Reproduce the entries below in full, word for word.

** Listed entries **
= Beginning of Section =

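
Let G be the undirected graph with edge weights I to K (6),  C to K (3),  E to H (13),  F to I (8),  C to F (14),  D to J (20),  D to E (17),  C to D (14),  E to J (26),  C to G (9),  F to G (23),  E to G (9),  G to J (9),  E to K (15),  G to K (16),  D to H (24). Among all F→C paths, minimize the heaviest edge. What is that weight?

Some routes from F to C:
F - C: max(14) = 14
F - I - K - G - E - D - C: max(8, 6, 16, 9, 17, 14) = 17
F - I - K - G - C: max(8, 6, 16, 9) = 16
F - I - K - E - G - C: max(8, 6, 15, 9, 9) = 15
F - I - K - C: max(8, 6, 3) = 8
Best route has worst link 8.

8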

= End of Section =

** Written solution **
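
Let G be the undirected graph with edge weights I to K (6),  C to K (3),  E to H (13),  F to I (8),  C to F (14),  D to J (20),  D to E (17),  C to D (14),  E to J (26),  C to G (9),  F to G (23),  E to G (9),  G to J (9),  E to K (15),  G to K (16),  D to H (24). Among all F→C paths, minimize the heaviest edge. What is that weight?

Some routes from F to C:
F - C: max(14) = 14
F - I - K - G - E - D - C: max(8, 6, 16, 9, 17, 14) = 17
F - I - K - G - C: max(8, 6, 16, 9) = 16
F - I - K - E - G - C: max(8, 6, 15, 9, 9) = 15
F - I - K - C: max(8, 6, 3) = 8
Best route has worst link 8.

8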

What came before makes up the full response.